#### TASK STATEMENT:
What follows is a listing. Write it all out exactly.

#### INPUT DATA:
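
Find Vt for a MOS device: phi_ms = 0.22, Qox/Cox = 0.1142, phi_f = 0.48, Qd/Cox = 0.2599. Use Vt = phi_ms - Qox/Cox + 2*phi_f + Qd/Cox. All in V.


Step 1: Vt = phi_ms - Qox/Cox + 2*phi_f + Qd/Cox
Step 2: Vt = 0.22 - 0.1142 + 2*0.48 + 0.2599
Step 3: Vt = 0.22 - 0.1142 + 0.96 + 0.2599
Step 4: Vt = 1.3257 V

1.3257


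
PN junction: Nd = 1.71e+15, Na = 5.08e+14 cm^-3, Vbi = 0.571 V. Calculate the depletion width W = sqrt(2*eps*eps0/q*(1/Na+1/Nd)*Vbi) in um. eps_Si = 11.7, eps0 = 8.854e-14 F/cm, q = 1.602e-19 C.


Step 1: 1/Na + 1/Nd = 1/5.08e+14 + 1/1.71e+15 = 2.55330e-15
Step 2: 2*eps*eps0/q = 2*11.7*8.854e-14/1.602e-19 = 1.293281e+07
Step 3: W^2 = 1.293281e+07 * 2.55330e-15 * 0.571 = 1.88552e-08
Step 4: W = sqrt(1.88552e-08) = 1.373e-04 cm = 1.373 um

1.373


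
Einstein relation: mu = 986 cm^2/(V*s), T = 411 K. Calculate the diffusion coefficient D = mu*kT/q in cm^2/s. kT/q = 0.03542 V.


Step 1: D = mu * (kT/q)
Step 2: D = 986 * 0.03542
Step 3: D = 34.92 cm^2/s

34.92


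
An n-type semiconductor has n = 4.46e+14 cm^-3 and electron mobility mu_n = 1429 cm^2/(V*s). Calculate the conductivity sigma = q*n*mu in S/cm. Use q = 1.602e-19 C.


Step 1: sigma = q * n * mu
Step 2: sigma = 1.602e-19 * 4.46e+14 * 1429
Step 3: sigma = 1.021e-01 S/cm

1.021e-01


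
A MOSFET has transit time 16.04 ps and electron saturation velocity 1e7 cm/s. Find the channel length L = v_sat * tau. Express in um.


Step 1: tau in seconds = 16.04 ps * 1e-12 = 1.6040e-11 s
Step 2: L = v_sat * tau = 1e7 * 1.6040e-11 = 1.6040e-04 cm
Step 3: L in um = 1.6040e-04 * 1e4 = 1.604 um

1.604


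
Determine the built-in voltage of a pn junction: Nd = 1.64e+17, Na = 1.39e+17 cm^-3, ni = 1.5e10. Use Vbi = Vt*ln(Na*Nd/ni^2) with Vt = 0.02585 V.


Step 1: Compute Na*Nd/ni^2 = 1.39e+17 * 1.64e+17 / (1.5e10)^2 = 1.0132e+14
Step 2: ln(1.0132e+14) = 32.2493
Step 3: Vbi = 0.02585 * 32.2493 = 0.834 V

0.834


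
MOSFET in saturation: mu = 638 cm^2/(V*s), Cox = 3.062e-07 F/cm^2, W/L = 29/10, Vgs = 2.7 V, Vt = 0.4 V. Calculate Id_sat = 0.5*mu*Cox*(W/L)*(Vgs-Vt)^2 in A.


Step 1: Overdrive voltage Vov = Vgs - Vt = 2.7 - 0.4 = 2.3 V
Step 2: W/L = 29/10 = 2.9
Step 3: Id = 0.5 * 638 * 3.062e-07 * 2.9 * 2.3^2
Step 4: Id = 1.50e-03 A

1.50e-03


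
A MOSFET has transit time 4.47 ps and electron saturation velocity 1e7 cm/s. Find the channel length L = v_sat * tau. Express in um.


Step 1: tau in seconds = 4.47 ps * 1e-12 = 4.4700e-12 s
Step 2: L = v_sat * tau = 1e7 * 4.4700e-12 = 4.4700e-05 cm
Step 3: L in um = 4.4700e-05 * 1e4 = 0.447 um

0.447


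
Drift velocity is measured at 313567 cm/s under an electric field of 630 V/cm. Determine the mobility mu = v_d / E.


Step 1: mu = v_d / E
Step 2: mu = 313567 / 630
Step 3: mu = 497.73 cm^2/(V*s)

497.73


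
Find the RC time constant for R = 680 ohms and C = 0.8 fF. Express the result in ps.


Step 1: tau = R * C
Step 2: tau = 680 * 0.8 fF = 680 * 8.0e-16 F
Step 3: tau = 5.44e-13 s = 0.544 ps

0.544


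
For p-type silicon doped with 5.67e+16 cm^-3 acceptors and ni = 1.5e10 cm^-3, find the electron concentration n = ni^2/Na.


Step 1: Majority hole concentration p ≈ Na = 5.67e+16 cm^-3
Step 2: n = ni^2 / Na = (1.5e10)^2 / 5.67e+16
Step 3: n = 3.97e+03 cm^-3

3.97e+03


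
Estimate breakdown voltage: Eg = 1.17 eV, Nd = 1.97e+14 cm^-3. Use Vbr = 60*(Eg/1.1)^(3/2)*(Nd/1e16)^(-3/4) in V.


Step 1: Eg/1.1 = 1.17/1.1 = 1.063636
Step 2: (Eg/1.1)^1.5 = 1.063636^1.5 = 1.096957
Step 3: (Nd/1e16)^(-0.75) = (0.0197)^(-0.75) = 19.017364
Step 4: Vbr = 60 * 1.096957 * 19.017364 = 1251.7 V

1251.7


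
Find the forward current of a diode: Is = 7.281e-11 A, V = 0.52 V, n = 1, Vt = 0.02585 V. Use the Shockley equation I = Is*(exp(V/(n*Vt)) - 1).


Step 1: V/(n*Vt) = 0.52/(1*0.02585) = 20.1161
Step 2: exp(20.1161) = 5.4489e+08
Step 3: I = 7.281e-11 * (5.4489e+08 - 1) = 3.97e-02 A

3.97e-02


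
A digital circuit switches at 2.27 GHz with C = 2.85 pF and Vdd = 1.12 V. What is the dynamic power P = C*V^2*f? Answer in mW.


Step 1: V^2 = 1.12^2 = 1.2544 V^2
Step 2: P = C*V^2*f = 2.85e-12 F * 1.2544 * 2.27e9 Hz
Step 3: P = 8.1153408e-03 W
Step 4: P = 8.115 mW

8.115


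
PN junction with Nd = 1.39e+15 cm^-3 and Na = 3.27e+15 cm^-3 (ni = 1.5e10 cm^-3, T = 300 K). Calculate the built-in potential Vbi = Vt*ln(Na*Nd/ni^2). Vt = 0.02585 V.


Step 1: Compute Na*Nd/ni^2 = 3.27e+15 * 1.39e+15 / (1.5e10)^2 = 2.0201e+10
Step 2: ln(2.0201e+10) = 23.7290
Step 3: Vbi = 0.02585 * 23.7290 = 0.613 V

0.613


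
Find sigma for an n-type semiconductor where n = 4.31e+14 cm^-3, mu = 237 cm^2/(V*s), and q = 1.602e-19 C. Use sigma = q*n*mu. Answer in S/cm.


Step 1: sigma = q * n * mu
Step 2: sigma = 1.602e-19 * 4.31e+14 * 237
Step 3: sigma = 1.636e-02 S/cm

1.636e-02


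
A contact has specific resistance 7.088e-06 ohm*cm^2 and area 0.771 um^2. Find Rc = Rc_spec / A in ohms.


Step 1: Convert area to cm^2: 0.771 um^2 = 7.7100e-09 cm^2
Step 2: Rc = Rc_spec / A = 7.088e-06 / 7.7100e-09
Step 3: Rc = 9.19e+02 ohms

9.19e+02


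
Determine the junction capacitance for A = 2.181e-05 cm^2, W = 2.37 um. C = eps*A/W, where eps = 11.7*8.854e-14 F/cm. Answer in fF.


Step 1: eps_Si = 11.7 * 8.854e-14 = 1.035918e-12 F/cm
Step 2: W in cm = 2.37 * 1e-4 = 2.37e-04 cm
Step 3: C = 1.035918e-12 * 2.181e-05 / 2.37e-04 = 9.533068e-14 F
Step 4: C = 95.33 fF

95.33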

#### RESULT BELOW:
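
Find Vt for a MOS device: phi_ms = 0.22, Qox/Cox = 0.1142, phi_f = 0.48, Qd/Cox = 0.2599. Use Vt = phi_ms - Qox/Cox + 2*phi_f + Qd/Cox. All in V.


Step 1: Vt = phi_ms - Qox/Cox + 2*phi_f + Qd/Cox
Step 2: Vt = 0.22 - 0.1142 + 2*0.48 + 0.2599
Step 3: Vt = 0.22 - 0.1142 + 0.96 + 0.2599
Step 4: Vt = 1.3257 V

1.3257


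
PN junction: Nd = 1.71e+15, Na = 5.08e+14 cm^-3, Vbi = 0.571 V. Calculate the depletion width W = sqrt(2*eps*eps0/q*(1/Na+1/Nd)*Vbi) in um. eps_Si = 11.7, eps0 = 8.854e-14 F/cm, q = 1.602e-19 C.


Step 1: 1/Na + 1/Nd = 1/5.08e+14 + 1/1.71e+15 = 2.55330e-15
Step 2: 2*eps*eps0/q = 2*11.7*8.854e-14/1.602e-19 = 1.293281e+07
Step 3: W^2 = 1.293281e+07 * 2.55330e-15 * 0.571 = 1.88552e-08
Step 4: W = sqrt(1.88552e-08) = 1.373e-04 cm = 1.373 um

1.373


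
Einstein relation: mu = 986 cm^2/(V*s), T = 411 K. Calculate the diffusion coefficient D = mu*kT/q in cm^2/s. kT/q = 0.03542 V.


Step 1: D = mu * (kT/q)
Step 2: D = 986 * 0.03542
Step 3: D = 34.92 cm^2/s

34.92


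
An n-type semiconductor has n = 4.46e+14 cm^-3 and electron mobility mu_n = 1429 cm^2/(V*s). Calculate the conductivity sigma = q*n*mu in S/cm. Use q = 1.602e-19 C.


Step 1: sigma = q * n * mu
Step 2: sigma = 1.602e-19 * 4.46e+14 * 1429
Step 3: sigma = 1.021e-01 S/cm

1.021e-01


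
A MOSFET has transit time 16.04 ps and electron saturation velocity 1e7 cm/s. Find the channel length L = v_sat * tau. Express in um.


Step 1: tau in seconds = 16.04 ps * 1e-12 = 1.6040e-11 s
Step 2: L = v_sat * tau = 1e7 * 1.6040e-11 = 1.6040e-04 cm
Step 3: L in um = 1.6040e-04 * 1e4 = 1.604 um

1.604


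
Determine the built-in voltage of a pn junction: Nd = 1.64e+17, Na = 1.39e+17 cm^-3, ni = 1.5e10. Use Vbi = Vt*ln(Na*Nd/ni^2) with Vt = 0.02585 V.


Step 1: Compute Na*Nd/ni^2 = 1.39e+17 * 1.64e+17 / (1.5e10)^2 = 1.0132e+14
Step 2: ln(1.0132e+14) = 32.2493
Step 3: Vbi = 0.02585 * 32.2493 = 0.834 V

0.834


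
MOSFET in saturation: mu = 638 cm^2/(V*s), Cox = 3.062e-07 F/cm^2, W/L = 29/10, Vgs = 2.7 V, Vt = 0.4 V. Calculate Id_sat = 0.5*mu*Cox*(W/L)*(Vgs-Vt)^2 in A.


Step 1: Overdrive voltage Vov = Vgs - Vt = 2.7 - 0.4 = 2.3 V
Step 2: W/L = 29/10 = 2.9
Step 3: Id = 0.5 * 638 * 3.062e-07 * 2.9 * 2.3^2
Step 4: Id = 1.50e-03 A

1.50e-03


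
A MOSFET has transit time 4.47 ps and electron saturation velocity 1e7 cm/s. Find the channel length L = v_sat * tau. Express in um.


Step 1: tau in seconds = 4.47 ps * 1e-12 = 4.4700e-12 s
Step 2: L = v_sat * tau = 1e7 * 4.4700e-12 = 4.4700e-05 cm
Step 3: L in um = 4.4700e-05 * 1e4 = 0.447 um

0.447


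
Drift velocity is measured at 313567 cm/s under an electric field of 630 V/cm. Determine the mobility mu = v_d / E.


Step 1: mu = v_d / E
Step 2: mu = 313567 / 630
Step 3: mu = 497.73 cm^2/(V*s)

497.73


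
Find the RC time constant for R = 680 ohms and C = 0.8 fF. Express the result in ps.


Step 1: tau = R * C
Step 2: tau = 680 * 0.8 fF = 680 * 8.0e-16 F
Step 3: tau = 5.44e-13 s = 0.544 ps

0.544


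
For p-type silicon doped with 5.67e+16 cm^-3 acceptors and ni = 1.5e10 cm^-3, find the electron concentration n = ni^2/Na.


Step 1: Majority hole concentration p ≈ Na = 5.67e+16 cm^-3
Step 2: n = ni^2 / Na = (1.5e10)^2 / 5.67e+16
Step 3: n = 3.97e+03 cm^-3

3.97e+03


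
Estimate breakdown voltage: Eg = 1.17 eV, Nd = 1.97e+14 cm^-3. Use Vbr = 60*(Eg/1.1)^(3/2)*(Nd/1e16)^(-3/4) in V.


Step 1: Eg/1.1 = 1.17/1.1 = 1.063636
Step 2: (Eg/1.1)^1.5 = 1.063636^1.5 = 1.096957
Step 3: (Nd/1e16)^(-0.75) = (0.0197)^(-0.75) = 19.017364
Step 4: Vbr = 60 * 1.096957 * 19.017364 = 1251.7 V

1251.7


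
Find the forward current of a diode: Is = 7.281e-11 A, V = 0.52 V, n = 1, Vt = 0.02585 V. Use the Shockley equation I = Is*(exp(V/(n*Vt)) - 1).


Step 1: V/(n*Vt) = 0.52/(1*0.02585) = 20.1161
Step 2: exp(20.1161) = 5.4489e+08
Step 3: I = 7.281e-11 * (5.4489e+08 - 1) = 3.97e-02 A

3.97e-02


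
A digital circuit switches at 2.27 GHz with C = 2.85 pF and Vdd = 1.12 V. What is the dynamic power P = C*V^2*f? Answer in mW.


Step 1: V^2 = 1.12^2 = 1.2544 V^2
Step 2: P = C*V^2*f = 2.85e-12 F * 1.2544 * 2.27e9 Hz
Step 3: P = 8.1153408e-03 W
Step 4: P = 8.115 mW

8.115


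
PN junction with Nd = 1.39e+15 cm^-3 and Na = 3.27e+15 cm^-3 (ni = 1.5e10 cm^-3, T = 300 K). Calculate the built-in potential Vbi = Vt*ln(Na*Nd/ni^2). Vt = 0.02585 V.


Step 1: Compute Na*Nd/ni^2 = 3.27e+15 * 1.39e+15 / (1.5e10)^2 = 2.0201e+10
Step 2: ln(2.0201e+10) = 23.7290
Step 3: Vbi = 0.02585 * 23.7290 = 0.613 V

0.613


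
Find sigma for an n-type semiconductor where n = 4.31e+14 cm^-3, mu = 237 cm^2/(V*s), and q = 1.602e-19 C. Use sigma = q*n*mu. Answer in S/cm.


Step 1: sigma = q * n * mu
Step 2: sigma = 1.602e-19 * 4.31e+14 * 237
Step 3: sigma = 1.636e-02 S/cm

1.636e-02


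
A contact has specific resistance 7.088e-06 ohm*cm^2 and area 0.771 um^2. Find Rc = Rc_spec / A in ohms.


Step 1: Convert area to cm^2: 0.771 um^2 = 7.7100e-09 cm^2
Step 2: Rc = Rc_spec / A = 7.088e-06 / 7.7100e-09
Step 3: Rc = 9.19e+02 ohms

9.19e+02


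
Determine the junction capacitance for A = 2.181e-05 cm^2, W = 2.37 um. C = eps*A/W, where eps = 11.7*8.854e-14 F/cm. Answer in fF.


Step 1: eps_Si = 11.7 * 8.854e-14 = 1.035918e-12 F/cm
Step 2: W in cm = 2.37 * 1e-4 = 2.37e-04 cm
Step 3: C = 1.035918e-12 * 2.181e-05 / 2.37e-04 = 9.533068e-14 F
Step 4: C = 95.33 fF

95.33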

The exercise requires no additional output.